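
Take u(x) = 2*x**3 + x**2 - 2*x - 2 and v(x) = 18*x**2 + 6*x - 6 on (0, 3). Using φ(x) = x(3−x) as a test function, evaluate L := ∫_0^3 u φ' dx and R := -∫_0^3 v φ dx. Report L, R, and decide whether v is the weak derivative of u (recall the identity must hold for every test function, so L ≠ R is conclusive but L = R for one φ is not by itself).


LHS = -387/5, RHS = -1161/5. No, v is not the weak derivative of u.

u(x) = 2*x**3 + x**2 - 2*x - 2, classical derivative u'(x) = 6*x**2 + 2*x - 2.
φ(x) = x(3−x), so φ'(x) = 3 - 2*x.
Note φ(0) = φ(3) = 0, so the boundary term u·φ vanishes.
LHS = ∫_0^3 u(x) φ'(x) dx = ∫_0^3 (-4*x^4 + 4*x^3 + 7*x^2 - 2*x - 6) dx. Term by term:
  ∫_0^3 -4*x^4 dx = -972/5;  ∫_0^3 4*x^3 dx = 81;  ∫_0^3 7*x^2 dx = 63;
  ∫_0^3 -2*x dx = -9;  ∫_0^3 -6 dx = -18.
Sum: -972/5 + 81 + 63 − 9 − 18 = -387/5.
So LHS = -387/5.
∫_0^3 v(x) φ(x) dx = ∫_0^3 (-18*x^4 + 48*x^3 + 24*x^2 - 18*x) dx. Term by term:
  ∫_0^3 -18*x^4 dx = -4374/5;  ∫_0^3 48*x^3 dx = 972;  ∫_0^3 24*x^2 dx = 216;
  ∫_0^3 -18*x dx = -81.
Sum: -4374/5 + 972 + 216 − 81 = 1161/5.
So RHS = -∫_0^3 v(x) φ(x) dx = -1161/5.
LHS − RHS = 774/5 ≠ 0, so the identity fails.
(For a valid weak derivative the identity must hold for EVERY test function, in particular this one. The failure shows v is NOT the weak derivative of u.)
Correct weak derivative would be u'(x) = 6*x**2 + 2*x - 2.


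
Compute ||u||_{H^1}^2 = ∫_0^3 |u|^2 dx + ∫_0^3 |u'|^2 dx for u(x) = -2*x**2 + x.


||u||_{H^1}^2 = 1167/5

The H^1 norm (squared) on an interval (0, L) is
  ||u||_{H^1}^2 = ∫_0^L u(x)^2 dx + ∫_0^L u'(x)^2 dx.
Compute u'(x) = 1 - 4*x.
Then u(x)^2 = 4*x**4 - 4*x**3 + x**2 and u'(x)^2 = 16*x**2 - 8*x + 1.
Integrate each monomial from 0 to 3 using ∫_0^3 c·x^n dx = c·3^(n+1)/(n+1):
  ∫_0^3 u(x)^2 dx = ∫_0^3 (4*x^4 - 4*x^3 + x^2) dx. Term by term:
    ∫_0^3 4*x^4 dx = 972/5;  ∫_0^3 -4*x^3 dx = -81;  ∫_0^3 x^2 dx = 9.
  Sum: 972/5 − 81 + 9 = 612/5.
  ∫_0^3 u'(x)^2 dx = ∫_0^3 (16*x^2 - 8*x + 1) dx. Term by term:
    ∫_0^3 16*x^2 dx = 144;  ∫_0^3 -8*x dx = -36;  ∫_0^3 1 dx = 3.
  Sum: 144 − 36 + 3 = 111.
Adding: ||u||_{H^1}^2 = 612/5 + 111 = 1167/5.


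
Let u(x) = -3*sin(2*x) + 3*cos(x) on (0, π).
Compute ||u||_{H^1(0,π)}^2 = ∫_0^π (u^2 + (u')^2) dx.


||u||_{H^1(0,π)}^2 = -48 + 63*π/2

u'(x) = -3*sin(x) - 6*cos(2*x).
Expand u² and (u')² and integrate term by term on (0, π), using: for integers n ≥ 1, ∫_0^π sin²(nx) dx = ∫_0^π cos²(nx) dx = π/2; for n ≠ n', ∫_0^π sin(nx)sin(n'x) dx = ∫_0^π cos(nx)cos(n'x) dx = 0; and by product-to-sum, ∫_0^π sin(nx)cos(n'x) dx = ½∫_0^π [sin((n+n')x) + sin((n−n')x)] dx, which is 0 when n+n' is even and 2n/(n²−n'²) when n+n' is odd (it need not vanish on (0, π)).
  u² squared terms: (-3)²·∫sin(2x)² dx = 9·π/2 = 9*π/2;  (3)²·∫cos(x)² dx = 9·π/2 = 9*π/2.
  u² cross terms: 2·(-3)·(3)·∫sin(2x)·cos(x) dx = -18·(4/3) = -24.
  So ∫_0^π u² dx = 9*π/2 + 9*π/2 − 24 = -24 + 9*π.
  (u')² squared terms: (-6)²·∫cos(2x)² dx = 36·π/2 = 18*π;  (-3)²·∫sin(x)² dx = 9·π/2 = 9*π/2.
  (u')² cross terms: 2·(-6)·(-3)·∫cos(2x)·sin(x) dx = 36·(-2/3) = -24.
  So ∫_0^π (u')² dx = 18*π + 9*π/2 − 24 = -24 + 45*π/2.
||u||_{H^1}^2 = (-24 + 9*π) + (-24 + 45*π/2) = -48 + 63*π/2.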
++++++++++
YOUR TASK —
Write out the full listing without altering anything.

PROBLEM SOLUTION —
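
Take u(x) = 2*x**3 + x**2 - 2*x - 2 and v(x) = 18*x**2 + 6*x - 6 on (0, 3). Using φ(x) = x(3−x) as a test function, evaluate L := ∫_0^3 u φ' dx and R := -∫_0^3 v φ dx. Report L, R, and decide whether v is the weak derivative of u (recall the identity must hold for every test function, so L ≠ R is conclusive but L = R for one φ is not by itself).


LHS = -387/5, RHS = -1161/5. No, v is not the weak derivative of u.

u(x) = 2*x**3 + x**2 - 2*x - 2, classical derivative u'(x) = 6*x**2 + 2*x - 2.
φ(x) = x(3−x), so φ'(x) = 3 - 2*x.
Note φ(0) = φ(3) = 0, so the boundary term u·φ vanishes.
LHS = ∫_0^3 u(x) φ'(x) dx = ∫_0^3 (-4*x^4 + 4*x^3 + 7*x^2 - 2*x - 6) dx. Term by term:
  ∫_0^3 -4*x^4 dx = -972/5;  ∫_0^3 4*x^3 dx = 81;  ∫_0^3 7*x^2 dx = 63;
  ∫_0^3 -2*x dx = -9;  ∫_0^3 -6 dx = -18.
Sum: -972/5 + 81 + 63 − 9 − 18 = -387/5.
So LHS = -387/5.
∫_0^3 v(x) φ(x) dx = ∫_0^3 (-18*x^4 + 48*x^3 + 24*x^2 - 18*x) dx. Term by term:
  ∫_0^3 -18*x^4 dx = -4374/5;  ∫_0^3 48*x^3 dx = 972;  ∫_0^3 24*x^2 dx = 216;
  ∫_0^3 -18*x dx = -81.
Sum: -4374/5 + 972 + 216 − 81 = 1161/5.
So RHS = -∫_0^3 v(x) φ(x) dx = -1161/5.
LHS − RHS = 774/5 ≠ 0, so the identity fails.
(For a valid weak derivative the identity must hold for EVERY test function, in particular this one. The failure shows v is NOT the weak derivative of u.)
Correct weak derivative would be u'(x) = 6*x**2 + 2*x - 2.


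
Compute ||u||_{H^1}^2 = ∫_0^3 |u|^2 dx + ∫_0^3 |u'|^2 dx for u(x) = -2*x**2 + x.


||u||_{H^1}^2 = 1167/5

The H^1 norm (squared) on an interval (0, L) is
  ||u||_{H^1}^2 = ∫_0^L u(x)^2 dx + ∫_0^L u'(x)^2 dx.
Compute u'(x) = 1 - 4*x.
Then u(x)^2 = 4*x**4 - 4*x**3 + x**2 and u'(x)^2 = 16*x**2 - 8*x + 1.
Integrate each monomial from 0 to 3 using ∫_0^3 c·x^n dx = c·3^(n+1)/(n+1):
  ∫_0^3 u(x)^2 dx = ∫_0^3 (4*x^4 - 4*x^3 + x^2) dx. Term by term:
    ∫_0^3 4*x^4 dx = 972/5;  ∫_0^3 -4*x^3 dx = -81;  ∫_0^3 x^2 dx = 9.
  Sum: 972/5 − 81 + 9 = 612/5.
  ∫_0^3 u'(x)^2 dx = ∫_0^3 (16*x^2 - 8*x + 1) dx. Term by term:
    ∫_0^3 16*x^2 dx = 144;  ∫_0^3 -8*x dx = -36;  ∫_0^3 1 dx = 3.
  Sum: 144 − 36 + 3 = 111.
Adding: ||u||_{H^1}^2 = 612/5 + 111 = 1167/5.


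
Let u(x) = -3*sin(2*x) + 3*cos(x) on (0, π).
Compute ||u||_{H^1(0,π)}^2 = ∫_0^π (u^2 + (u')^2) dx.


||u||_{H^1(0,π)}^2 = -48 + 63*π/2

u'(x) = -3*sin(x) - 6*cos(2*x).
Expand u² and (u')² and integrate term by term on (0, π), using: for integers n ≥ 1, ∫_0^π sin²(nx) dx = ∫_0^π cos²(nx) dx = π/2; for n ≠ n', ∫_0^π sin(nx)sin(n'x) dx = ∫_0^π cos(nx)cos(n'x) dx = 0; and by product-to-sum, ∫_0^π sin(nx)cos(n'x) dx = ½∫_0^π [sin((n+n')x) + sin((n−n')x)] dx, which is 0 when n+n' is even and 2n/(n²−n'²) when n+n' is odd (it need not vanish on (0, π)).
  u² squared terms: (-3)²·∫sin(2x)² dx = 9·π/2 = 9*π/2;  (3)²·∫cos(x)² dx = 9·π/2 = 9*π/2.
  u² cross terms: 2·(-3)·(3)·∫sin(2x)·cos(x) dx = -18·(4/3) = -24.
  So ∫_0^π u² dx = 9*π/2 + 9*π/2 − 24 = -24 + 9*π.
  (u')² squared terms: (-6)²·∫cos(2x)² dx = 36·π/2 = 18*π;  (-3)²·∫sin(x)² dx = 9·π/2 = 9*π/2.
  (u')² cross terms: 2·(-6)·(-3)·∫cos(2x)·sin(x) dx = 36·(-2/3) = -24.
  So ∫_0^π (u')² dx = 18*π + 9*π/2 − 24 = -24 + 45*π/2.
||u||_{H^1}^2 = (-24 + 9*π) + (-24 + 45*π/2) = -48 + 63*π/2.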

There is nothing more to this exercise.